[Stored items]
* * * *

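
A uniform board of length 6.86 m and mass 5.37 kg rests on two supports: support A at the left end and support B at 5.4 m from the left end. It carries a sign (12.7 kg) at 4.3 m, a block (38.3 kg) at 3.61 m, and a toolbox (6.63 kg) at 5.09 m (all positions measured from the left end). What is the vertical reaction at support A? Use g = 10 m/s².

Choose support B as the axis so its reaction then has zero moment arm.
Beam weight: 5.37 × 10 = 53.7 N down at 3.43 m → arm 1.97 m, τ = 53.7 × 1.97 = 105.8 N·m counterclockwise.
Sign: 12.7 × 10 = 127 N down at 4.3 m → arm 1.1 m, τ = 127 × 1.1 = 139.7 N·m counterclockwise.
Block: 38.3 × 10 = 383 N down at 3.61 m → arm 1.79 m, τ = 383 × 1.79 = 685.6 N·m counterclockwise.
Toolbox: 6.63 × 10 = 66.3 N down at 5.09 m → arm 0.31 m, τ = 66.3 × 0.31 = 20.55 N·m counterclockwise.
Net load moment about support B = 951.6 N·m counterclockwise.
Reaction R at support A is upward at 0 m, arm 5.4 m → moment R × 5.4 clockwise.
Balancing moments: R × 5.4 = 951.6, giving R = 176 N.

R_A ≈ 176 N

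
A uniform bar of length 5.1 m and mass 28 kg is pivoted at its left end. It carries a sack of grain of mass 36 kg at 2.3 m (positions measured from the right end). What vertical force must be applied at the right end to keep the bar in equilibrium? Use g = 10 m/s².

Taking torques about the left end:
Beam weight: 28 × 10 = 280 N down at 2.55 m → arm 2.55 m, τ = 280 × 2.55 = 714 N·m clockwise.
Sack of grain: 36 × 10 = 360 N down at 2.3 m → arm 2.8 m, τ = 360 × 2.8 = 1008 N·m clockwise.
Net moment of the loads = 1722 N·m clockwise.
The upward force F acts at the right end, arm 5.1 m, giving F × 5.1 counterclockwise.
Setting net torque to zero: F × 5.1 = 1722 → F = 1722 / 5.1 = 338 N.

F ≈ 338 N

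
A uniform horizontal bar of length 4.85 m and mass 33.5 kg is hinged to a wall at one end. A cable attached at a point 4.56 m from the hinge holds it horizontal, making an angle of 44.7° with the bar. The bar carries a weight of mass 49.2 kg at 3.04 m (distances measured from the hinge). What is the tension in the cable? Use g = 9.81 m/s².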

* * * *

__WORK INSTRUCTIONS__: Output the records exactly, including every line.

__YOUR SOLUTION__:
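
A uniform board of length 6.86 m and mass 5.37 kg rests on two supports: support A at the left end and support B at 5.4 m from the left end. It carries a sign (12.7 kg) at 4.3 m, a block (38.3 kg) at 3.61 m, and a toolbox (6.63 kg) at 5.09 m (all positions measured from the left end). What is the vertical reaction at support A? Use g = 10 m/s².

Choose support B as the axis so its reaction then has zero moment arm.
Beam weight: 5.37 × 10 = 53.7 N down at 3.43 m → arm 1.97 m, τ = 53.7 × 1.97 = 105.8 N·m counterclockwise.
Sign: 12.7 × 10 = 127 N down at 4.3 m → arm 1.1 m, τ = 127 × 1.1 = 139.7 N·m counterclockwise.
Block: 38.3 × 10 = 383 N down at 3.61 m → arm 1.79 m, τ = 383 × 1.79 = 685.6 N·m counterclockwise.
Toolbox: 6.63 × 10 = 66.3 N down at 5.09 m → arm 0.31 m, τ = 66.3 × 0.31 = 20.55 N·m counterclockwise.
Net load moment about support B = 951.6 N·m counterclockwise.
Reaction R at support A is upward at 0 m, arm 5.4 m → moment R × 5.4 clockwise.
Balancing moments: R × 5.4 = 951.6, giving R = 176 N.

R_A ≈ 176 N

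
A uniform bar of length 5.1 m and mass 28 kg is pivoted at its left end. It carries a sack of grain of mass 36 kg at 2.3 m (positions measured from the right end). What vertical force must be applied at the right end to keep the bar in equilibrium? Use g = 10 m/s².

Taking torques about the left end:
Beam weight: 28 × 10 = 280 N down at 2.55 m → arm 2.55 m, τ = 280 × 2.55 = 714 N·m clockwise.
Sack of grain: 36 × 10 = 360 N down at 2.3 m → arm 2.8 m, τ = 360 × 2.8 = 1008 N·m clockwise.
Net moment of the loads = 1722 N·m clockwise.
The upward force F acts at the right end, arm 5.1 m, giving F × 5.1 counterclockwise.
Setting net torque to zero: F × 5.1 = 1722 → F = 1722 / 5.1 = 338 N.

F ≈ 338 N

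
A uniform horizontal bar of length 4.85 m and mass 33.5 kg is hinged to a wall at one end. A cable attached at a point 4.56 m from the hinge holds it horizontal, making an angle of 44.7° with the bar. The bar carries a weight of mass 49.2 kg at 3.04 m (distances measured from the hinge). What is the tension in the cable? Use g = 9.81 m/s².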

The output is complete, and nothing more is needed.